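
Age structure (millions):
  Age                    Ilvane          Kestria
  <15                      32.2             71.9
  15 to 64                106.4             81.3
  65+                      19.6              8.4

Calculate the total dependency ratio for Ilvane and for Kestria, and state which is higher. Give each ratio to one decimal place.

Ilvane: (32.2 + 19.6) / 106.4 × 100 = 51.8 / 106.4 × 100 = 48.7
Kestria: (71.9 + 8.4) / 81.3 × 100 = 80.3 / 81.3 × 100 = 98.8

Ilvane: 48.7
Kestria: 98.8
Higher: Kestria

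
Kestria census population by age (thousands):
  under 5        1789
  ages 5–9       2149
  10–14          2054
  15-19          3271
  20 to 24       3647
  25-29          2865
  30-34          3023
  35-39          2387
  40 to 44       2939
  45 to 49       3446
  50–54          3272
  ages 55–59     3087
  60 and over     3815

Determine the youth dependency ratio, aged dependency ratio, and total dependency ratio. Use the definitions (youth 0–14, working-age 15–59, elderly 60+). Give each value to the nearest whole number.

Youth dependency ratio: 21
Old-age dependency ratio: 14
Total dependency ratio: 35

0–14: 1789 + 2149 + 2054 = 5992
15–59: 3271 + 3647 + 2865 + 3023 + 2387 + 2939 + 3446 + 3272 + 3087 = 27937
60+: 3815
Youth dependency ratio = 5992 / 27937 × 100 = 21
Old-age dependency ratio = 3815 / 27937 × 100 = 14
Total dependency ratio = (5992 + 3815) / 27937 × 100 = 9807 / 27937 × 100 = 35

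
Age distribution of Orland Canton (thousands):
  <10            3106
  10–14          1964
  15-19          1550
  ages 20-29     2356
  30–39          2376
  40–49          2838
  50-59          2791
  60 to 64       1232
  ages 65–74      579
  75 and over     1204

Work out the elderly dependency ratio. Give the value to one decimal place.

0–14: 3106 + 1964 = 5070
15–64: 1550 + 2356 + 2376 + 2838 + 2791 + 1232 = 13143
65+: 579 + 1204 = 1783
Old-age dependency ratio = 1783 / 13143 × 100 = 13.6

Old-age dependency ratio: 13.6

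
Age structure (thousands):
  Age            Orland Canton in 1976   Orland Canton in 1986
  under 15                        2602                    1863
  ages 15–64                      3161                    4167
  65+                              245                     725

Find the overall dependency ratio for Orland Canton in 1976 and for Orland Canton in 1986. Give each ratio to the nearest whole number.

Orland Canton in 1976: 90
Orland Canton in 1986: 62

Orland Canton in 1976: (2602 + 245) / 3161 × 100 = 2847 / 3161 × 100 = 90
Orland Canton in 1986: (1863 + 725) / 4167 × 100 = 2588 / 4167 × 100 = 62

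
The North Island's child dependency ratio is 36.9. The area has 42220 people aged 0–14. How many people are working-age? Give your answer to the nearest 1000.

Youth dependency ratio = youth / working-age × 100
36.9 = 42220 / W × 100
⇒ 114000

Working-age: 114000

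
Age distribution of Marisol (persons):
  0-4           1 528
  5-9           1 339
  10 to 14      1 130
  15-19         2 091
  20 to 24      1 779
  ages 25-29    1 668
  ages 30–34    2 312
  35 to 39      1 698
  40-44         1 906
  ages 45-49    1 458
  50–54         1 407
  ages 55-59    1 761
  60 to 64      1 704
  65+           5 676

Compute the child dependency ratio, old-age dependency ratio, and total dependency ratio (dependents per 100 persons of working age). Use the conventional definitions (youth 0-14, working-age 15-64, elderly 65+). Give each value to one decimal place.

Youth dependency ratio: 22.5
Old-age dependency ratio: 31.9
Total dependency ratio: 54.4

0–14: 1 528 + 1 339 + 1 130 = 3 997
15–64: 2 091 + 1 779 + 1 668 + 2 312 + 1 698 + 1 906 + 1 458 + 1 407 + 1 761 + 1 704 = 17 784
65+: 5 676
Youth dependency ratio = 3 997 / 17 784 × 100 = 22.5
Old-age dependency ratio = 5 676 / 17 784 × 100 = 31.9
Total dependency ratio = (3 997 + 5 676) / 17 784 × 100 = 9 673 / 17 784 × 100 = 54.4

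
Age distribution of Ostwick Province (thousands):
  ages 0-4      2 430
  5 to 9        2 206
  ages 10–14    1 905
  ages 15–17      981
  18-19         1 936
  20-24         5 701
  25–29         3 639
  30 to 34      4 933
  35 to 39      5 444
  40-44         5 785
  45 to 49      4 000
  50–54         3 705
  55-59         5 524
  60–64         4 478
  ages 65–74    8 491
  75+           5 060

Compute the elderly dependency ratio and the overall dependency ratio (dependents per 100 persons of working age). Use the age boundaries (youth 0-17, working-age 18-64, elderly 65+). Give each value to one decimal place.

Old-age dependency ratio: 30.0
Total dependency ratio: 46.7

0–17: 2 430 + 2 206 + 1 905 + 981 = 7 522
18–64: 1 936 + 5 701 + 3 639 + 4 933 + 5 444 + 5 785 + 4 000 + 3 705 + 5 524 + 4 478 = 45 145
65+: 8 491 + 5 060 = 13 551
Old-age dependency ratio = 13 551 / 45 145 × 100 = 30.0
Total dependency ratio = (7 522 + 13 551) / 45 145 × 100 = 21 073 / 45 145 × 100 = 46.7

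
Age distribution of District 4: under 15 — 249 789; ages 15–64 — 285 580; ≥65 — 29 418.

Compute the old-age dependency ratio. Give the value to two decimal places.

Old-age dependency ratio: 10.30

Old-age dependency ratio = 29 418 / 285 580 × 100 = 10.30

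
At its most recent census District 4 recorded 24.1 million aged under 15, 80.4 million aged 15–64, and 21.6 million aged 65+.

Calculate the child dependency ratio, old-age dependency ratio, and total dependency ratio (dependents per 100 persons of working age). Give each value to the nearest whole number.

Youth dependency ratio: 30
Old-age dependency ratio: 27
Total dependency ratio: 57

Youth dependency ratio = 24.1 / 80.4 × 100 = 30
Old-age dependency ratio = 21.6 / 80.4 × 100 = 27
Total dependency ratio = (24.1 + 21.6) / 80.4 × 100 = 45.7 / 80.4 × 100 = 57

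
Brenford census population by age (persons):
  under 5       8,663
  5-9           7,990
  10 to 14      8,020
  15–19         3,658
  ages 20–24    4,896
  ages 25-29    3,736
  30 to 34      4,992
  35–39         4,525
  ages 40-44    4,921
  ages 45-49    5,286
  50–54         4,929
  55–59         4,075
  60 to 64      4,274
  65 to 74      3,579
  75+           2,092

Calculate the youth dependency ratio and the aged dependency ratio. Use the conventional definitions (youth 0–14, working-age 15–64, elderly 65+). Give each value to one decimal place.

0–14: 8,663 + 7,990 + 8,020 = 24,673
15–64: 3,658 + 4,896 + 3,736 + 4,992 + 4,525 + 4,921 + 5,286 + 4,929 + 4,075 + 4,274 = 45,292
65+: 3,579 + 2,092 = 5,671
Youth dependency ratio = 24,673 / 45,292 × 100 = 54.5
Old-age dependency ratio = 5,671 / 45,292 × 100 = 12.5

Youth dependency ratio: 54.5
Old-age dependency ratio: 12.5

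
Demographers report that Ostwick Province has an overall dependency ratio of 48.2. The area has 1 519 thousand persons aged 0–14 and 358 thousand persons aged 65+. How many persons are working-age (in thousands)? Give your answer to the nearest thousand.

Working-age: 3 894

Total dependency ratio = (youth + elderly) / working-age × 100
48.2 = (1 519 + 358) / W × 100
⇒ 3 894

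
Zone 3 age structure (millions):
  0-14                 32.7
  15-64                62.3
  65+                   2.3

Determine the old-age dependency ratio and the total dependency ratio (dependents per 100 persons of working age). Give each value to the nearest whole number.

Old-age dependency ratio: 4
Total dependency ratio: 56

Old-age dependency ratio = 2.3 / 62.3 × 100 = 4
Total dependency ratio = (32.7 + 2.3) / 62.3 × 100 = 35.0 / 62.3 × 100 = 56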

__________

◆ Try it:
From the data above, copy each line where the string "District" appears.

◆ Response area:
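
Age distribution of District 4: under 15 — 249 789; ages 15–64 — 285 580; ≥65 — 29 418.
At its most recent census District 4 recorded 24.1 million aged under 15, 80.4 million aged 15–64, and 21.6 million aged 65+.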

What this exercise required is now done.